### Activity
Which lines belong in the answer? Exactly those from the line containing "- the employer deducts tax at source" through the last line of the records below, repeated as written.

[Opening The input section]

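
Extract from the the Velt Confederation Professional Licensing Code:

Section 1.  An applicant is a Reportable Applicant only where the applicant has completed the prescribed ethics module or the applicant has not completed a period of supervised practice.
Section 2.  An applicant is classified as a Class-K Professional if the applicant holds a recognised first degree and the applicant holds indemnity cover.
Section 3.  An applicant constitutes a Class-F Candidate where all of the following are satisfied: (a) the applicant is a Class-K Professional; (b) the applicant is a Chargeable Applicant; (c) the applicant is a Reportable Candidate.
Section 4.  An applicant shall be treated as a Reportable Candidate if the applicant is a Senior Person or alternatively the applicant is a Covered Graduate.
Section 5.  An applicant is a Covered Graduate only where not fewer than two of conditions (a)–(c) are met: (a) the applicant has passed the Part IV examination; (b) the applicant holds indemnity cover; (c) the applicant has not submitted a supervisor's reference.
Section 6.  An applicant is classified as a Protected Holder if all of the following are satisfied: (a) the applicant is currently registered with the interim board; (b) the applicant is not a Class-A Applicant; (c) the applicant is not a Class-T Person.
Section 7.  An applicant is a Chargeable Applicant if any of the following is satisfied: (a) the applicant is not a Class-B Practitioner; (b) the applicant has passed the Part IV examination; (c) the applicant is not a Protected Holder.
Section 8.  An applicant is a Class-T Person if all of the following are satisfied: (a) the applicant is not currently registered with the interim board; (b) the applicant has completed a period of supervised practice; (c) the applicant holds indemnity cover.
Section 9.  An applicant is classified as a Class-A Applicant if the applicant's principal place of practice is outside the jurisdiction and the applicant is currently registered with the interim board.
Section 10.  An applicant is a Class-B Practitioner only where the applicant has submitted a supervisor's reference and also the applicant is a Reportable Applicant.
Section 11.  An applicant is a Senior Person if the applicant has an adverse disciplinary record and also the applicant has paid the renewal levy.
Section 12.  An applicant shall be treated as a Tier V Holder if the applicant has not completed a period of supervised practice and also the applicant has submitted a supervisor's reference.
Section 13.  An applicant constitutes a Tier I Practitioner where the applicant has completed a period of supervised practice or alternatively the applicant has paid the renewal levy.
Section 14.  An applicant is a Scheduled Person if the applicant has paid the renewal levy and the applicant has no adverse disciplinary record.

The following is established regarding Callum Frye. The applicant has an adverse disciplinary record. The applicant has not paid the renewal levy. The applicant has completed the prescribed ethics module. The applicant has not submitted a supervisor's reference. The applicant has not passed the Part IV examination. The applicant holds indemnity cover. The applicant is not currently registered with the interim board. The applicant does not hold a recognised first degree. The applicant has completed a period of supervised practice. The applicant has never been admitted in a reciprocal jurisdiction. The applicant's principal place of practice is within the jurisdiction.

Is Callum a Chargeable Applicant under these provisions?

section 1 — Reportable Applicant: [the applicant has completed the prescribed ethics module? yes] OR [the applicant has not completed a period of supervised practice? no] → satisfied.
section 10 — Class-B Practitioner: [the applicant has submitted a supervisor's reference? no] AND [Reportable Applicant (section 1)? yes] → not satisfied.
section 9 — Class-A Applicant: [the applicant's principal place of practice is outside the jurisdiction? no] AND [the applicant is currently registered with the interim board? no] → not satisfied.
section 8 — Class-T Person: [the applicant is not currently registered with the interim board? yes] AND [the applicant has completed a period of supervised practice? yes] AND [the applicant holds indemnity cover? yes] → satisfied.
section 6 — Protected Holder: [the applicant is currently registered with the interim board? no] AND [not a Class-A Applicant (section 9)? yes] AND [not a Class-T Person (section 8)? no] → not satisfied.
section 7 — Chargeable Applicant: [not a Class-B Practitioner (section 10)? yes] OR [the applicant has passed the Part IV examination? no] OR [not a Protected Holder (section 6)? yes] → satisfied.

Yes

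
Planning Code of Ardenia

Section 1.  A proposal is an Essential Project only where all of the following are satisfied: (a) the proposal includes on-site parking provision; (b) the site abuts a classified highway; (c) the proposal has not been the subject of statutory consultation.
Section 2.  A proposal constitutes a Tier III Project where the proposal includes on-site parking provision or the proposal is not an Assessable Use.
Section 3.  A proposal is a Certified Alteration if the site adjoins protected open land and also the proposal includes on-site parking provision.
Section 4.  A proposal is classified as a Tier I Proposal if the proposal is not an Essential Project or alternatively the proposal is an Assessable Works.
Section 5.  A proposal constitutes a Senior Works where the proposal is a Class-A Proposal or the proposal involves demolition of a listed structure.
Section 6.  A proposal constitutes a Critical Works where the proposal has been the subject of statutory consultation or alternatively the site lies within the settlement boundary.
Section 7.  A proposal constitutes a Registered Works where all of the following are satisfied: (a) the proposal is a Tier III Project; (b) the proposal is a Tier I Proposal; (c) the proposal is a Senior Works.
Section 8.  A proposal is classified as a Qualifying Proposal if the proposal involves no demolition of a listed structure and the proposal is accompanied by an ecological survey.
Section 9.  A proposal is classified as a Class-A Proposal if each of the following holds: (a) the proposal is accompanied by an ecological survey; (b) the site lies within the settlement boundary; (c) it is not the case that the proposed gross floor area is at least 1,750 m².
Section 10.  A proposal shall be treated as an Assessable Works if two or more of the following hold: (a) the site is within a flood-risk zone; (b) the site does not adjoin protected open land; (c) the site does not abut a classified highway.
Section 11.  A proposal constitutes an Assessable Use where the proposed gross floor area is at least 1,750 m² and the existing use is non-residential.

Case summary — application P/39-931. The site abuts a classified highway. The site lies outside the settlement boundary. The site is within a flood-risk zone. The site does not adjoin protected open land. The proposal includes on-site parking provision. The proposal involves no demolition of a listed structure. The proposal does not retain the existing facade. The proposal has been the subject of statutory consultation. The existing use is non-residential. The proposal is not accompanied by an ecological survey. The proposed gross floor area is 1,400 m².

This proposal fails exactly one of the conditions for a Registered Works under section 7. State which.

Senior Works

section 11 — Assessable Use: [proposed gross floor area: 1,400 m² ≥ 1,750 m²? no] AND [the existing use is non-residential? yes] → not satisfied.
section 2 — Tier III Project: [the proposal includes on-site parking provision? yes] OR [not an Assessable Use (section 11)? yes] → satisfied.
section 1 — Essential Project: [the proposal includes on-site parking provision? yes] AND [the site abuts a classified highway? yes] AND [the proposal has not been the subject of statutory consultation? no] → not satisfied.
section 10 — Assessable Works: the site is within a flood-risk zone? yes; the site does not adjoin protected open land? yes; the site does not abut a classified highway? no — 2 of 3 hold (need ≥2) → satisfied.
section 4 — Tier I Proposal: [not an Essential Project (section 1)? yes] OR [Assessable Works (section 10)? yes] → satisfied.
section 9 — Class-A Proposal: [the proposal is accompanied by an ecological survey? no] AND [the site lies within the settlement boundary? no] AND [proposed gross floor area: 1,400 m² ≥ 1,750 m²? no, so negated condition yes] → not satisfied.
section 5 — Senior Works: [Class-A Proposal (section 9)? no] OR [the proposal involves demolition of a listed structure? no] → not satisfied.
section 7 — Registered Works: [Tier III Project (section 2)? yes] AND [Tier I Proposal (section 4)? yes] AND [Senior Works (section 5)? no] → not satisfied.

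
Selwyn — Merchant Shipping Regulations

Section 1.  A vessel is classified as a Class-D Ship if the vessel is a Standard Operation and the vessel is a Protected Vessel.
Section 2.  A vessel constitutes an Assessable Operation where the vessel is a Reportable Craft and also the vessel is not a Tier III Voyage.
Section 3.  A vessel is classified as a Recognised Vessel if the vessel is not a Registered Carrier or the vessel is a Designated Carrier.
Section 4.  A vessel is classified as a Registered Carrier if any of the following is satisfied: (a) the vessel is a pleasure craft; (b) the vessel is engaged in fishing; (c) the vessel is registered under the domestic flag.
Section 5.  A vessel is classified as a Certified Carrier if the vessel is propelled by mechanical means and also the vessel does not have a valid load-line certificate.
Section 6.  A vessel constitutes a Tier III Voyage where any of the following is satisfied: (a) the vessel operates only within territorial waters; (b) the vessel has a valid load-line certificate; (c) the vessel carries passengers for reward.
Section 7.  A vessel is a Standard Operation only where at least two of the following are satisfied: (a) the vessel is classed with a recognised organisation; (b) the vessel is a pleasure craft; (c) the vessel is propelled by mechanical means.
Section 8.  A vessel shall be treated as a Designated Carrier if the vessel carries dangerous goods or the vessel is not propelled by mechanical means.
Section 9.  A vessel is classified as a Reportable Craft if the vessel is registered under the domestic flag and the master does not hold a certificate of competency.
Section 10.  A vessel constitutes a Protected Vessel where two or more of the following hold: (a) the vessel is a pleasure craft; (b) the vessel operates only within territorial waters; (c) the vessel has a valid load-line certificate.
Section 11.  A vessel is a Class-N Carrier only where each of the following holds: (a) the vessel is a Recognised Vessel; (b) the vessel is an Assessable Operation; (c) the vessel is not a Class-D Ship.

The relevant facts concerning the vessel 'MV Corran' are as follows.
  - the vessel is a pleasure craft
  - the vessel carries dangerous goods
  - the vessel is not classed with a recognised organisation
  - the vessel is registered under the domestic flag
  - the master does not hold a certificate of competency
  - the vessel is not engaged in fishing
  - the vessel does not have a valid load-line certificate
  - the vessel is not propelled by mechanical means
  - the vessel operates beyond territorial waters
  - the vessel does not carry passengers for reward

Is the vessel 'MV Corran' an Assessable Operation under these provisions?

section 9 — Reportable Craft: [the vessel is registered under the domestic flag? yes] AND [the master does not hold a certificate of competency? yes] → satisfied.
section 6 — Tier III Voyage: [the vessel operates only within territorial waters? no] OR [the vessel has a valid load-line certificate? no] OR [the vessel carries passengers for reward? no] → not satisfied.
section 2 — Assessable Operation: [Reportable Craft (section 9)? yes] AND [not a Tier III Voyage (section 6)? yes] → satisfied.

Yes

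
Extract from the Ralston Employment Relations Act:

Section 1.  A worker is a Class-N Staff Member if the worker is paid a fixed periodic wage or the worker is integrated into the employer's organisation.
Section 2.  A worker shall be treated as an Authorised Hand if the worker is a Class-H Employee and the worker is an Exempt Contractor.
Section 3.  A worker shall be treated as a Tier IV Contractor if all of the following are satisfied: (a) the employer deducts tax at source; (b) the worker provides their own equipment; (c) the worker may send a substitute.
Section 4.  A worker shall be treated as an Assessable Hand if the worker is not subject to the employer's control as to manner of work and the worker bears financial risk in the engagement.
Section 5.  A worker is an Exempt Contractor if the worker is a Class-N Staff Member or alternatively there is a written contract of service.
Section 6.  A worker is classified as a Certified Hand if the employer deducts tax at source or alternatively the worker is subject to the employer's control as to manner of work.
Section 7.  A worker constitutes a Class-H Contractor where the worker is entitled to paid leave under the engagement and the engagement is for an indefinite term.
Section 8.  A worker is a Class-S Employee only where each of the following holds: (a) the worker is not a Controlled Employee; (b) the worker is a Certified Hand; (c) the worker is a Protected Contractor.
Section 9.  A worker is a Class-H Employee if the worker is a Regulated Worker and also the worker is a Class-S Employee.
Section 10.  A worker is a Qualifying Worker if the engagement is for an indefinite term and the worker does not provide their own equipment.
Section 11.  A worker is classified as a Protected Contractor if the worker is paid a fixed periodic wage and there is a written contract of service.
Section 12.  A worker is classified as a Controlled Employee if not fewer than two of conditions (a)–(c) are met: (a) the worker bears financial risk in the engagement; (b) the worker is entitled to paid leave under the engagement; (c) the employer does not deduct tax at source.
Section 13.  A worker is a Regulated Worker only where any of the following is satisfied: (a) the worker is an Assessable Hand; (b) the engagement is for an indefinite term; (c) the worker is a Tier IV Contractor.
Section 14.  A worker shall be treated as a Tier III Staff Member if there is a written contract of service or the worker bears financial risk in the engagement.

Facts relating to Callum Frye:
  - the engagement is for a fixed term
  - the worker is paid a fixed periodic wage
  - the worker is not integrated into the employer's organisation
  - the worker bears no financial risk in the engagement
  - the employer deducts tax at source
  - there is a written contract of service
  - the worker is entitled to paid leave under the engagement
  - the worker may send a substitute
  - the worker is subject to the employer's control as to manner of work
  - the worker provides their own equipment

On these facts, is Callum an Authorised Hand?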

[Closing The input section]

### Answer to this exercise
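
  - the employer deducts tax at source
  - there is a written contract of service
  - the worker is entitled to paid leave under the engagement
  - the worker may send a substitute
  - the worker is subject to the employer's control as to manner of work
  - the worker provides their own equipment

On these facts, is Callum an Authorised Hand?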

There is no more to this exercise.